#### EXERCISE BRIEF
Some of the lines below need repeating. Reproduce exactly those between the lines holding "f9 = (v5, v7, v8)" and "For each triangle, classify", inclusive.

■ ■ ■

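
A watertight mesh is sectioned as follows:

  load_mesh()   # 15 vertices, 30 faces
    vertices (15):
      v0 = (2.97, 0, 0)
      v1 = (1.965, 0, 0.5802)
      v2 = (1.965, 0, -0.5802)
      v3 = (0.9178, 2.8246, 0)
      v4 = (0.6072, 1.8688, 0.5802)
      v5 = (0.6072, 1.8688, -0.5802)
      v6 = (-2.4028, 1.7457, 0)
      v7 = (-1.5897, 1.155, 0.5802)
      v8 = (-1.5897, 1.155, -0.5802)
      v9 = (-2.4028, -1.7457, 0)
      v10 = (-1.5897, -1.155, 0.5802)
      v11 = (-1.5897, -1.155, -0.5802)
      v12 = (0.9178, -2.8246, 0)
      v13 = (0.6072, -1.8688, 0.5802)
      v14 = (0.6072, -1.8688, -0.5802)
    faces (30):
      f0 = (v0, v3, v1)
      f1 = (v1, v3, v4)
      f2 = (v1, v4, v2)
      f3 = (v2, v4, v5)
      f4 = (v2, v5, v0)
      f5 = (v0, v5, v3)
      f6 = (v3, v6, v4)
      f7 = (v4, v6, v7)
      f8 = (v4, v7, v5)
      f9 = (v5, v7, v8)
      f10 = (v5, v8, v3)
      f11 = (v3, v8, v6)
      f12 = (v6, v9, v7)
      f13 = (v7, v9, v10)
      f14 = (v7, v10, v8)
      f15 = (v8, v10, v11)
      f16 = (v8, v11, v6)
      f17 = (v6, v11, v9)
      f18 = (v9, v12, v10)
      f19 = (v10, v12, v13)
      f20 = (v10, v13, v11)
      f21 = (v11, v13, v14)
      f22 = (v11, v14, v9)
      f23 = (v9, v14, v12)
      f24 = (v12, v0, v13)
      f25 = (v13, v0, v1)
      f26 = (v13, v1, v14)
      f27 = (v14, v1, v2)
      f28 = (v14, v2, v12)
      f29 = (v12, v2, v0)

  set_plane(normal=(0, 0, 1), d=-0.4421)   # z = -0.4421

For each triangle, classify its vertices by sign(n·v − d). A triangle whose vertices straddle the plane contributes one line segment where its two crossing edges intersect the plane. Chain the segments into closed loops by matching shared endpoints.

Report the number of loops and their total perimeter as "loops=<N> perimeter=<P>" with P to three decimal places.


Straddling triangles (20 of 30):
  (v1,v4,v2) [++-] → (1.80341, 0.222407, -0.4421)–(1.965, 0, -0.4421)  len=0.2749
  (v2,v4,v5) [-+-] → (1.80341, 0.222407, -0.4421)–(0.6072, 1.8688, -0.4421)  len=2.0351
  (v2,v5,v0) [--+] → (1.1696, 1.42399, -0.4421)–(2.20421, 0, -0.4421)  len=1.7602
  (v0,v5,v3) [+-+] → (1.1696, 1.42399, -0.4421)–(0.681129, 2.0963, -0.4421)  len=0.8310
  (v4,v7,v5) [++-] → (0.345745, 1.78385, -0.4421)–(0.6072, 1.8688, -0.4421)  len=0.2749
  (v5,v7,v8) [-+-] → (0.345745, 1.78385, -0.4421)–(-1.5897, 1.155, -0.4421)  len=2.0350
  (v5,v8,v3) [--+] → (-0.992861, 1.5524, -0.4421)–(0.681129, 2.0963, -0.4421)  len=1.7601
  (v3,v8,v6) [+-+] → (-0.992861, 1.5524, -0.4421)–(-1.78324, 1.2956, -0.4421)  len=0.8310
  (v7,v10,v8) [++-] → (-1.5897, 0.880085, -0.4421)–(-1.5897, 1.155, -0.4421)  len=0.2749
  (v8,v10,v11) [-+-] → (-1.5897, 0.880085, -0.4421)–(-1.5897, -1.155, -0.4421)  len=2.0351
  (v8,v11,v6) [--+] → (-1.78324, -0.464571, -0.4421)–(-1.78324, 1.2956, -0.4421)  len=1.7602
  (v6,v11,v9) [+-+] → (-1.78324, -0.464571, -0.4421)–(-1.78324, -1.2956, -0.4421)  len=0.8310
  (v10,v13,v11) [++-] → (-1.32825, -1.23995, -0.4421)–(-1.5897, -1.155, -0.4421)  len=0.2749
  (v11,v13,v14) [-+-] → (-1.32825, -1.23995, -0.4421)–(0.6072, -1.8688, -0.4421)  len=2.0350
  (v11,v14,v9) [--+] → (-0.109244, -1.8395, -0.4421)–(-1.78324, -1.2956, -0.4421)  len=1.7601
  (v9,v14,v12) [+-+] → (-0.109244, -1.8395, -0.4421)–(0.681129, -2.0963, -0.4421)  len=0.8310
  (v13,v1,v14) [++-] → (0.768793, -1.64639, -0.4421)–(0.6072, -1.8688, -0.4421)  len=0.2749
  (v14,v1,v2) [-+-] → (0.768793, -1.64639, -0.4421)–(1.965, 0, -0.4421)  len=2.0351
  (v14,v2,v12) [--+] → (1.71574, -0.672315, -0.4421)–(0.681129, -2.0963, -0.4421)  len=1.7602
  (v12,v2,v0) [+-+] → (1.71574, -0.672315, -0.4421)–(2.20421, 0, -0.4421)  len=0.8310

Chained into 2 loop(s):
  loop 1: 10 segments, perimeter = 11.5499
  loop 2: 10 segments, perimeter = 12.9559
Total perimeter = 24.506

loops=2 perimeter=24.506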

■ ■ ■

#### REPLY TO THE TASK
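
      f9 = (v5, v7, v8)
      f10 = (v5, v8, v3)
      f11 = (v3, v8, v6)
      f12 = (v6, v9, v7)
      f13 = (v7, v9, v10)
      f14 = (v7, v10, v8)
      f15 = (v8, v10, v11)
      f16 = (v8, v11, v6)
      f17 = (v6, v11, v9)
      f18 = (v9, v12, v10)
      f19 = (v10, v12, v13)
      f20 = (v10, v13, v11)
      f21 = (v11, v13, v14)
      f22 = (v11, v14, v9)
      f23 = (v9, v14, v12)
      f24 = (v12, v0, v13)
      f25 = (v13, v0, v1)
      f26 = (v13, v1, v14)
      f27 = (v14, v1, v2)
      f28 = (v14, v2, v12)
      f29 = (v12, v2, v0)

  set_plane(normal=(0, 0, 1), d=-0.4421)   # z = -0.4421

For each triangle, classify its vertices by sign(n·v − d). A triangle whose vertices straddle the plane contributes one line segment where its two crossing edges intersect the plane. Chain the segments into closed loops by matching shared endpoints.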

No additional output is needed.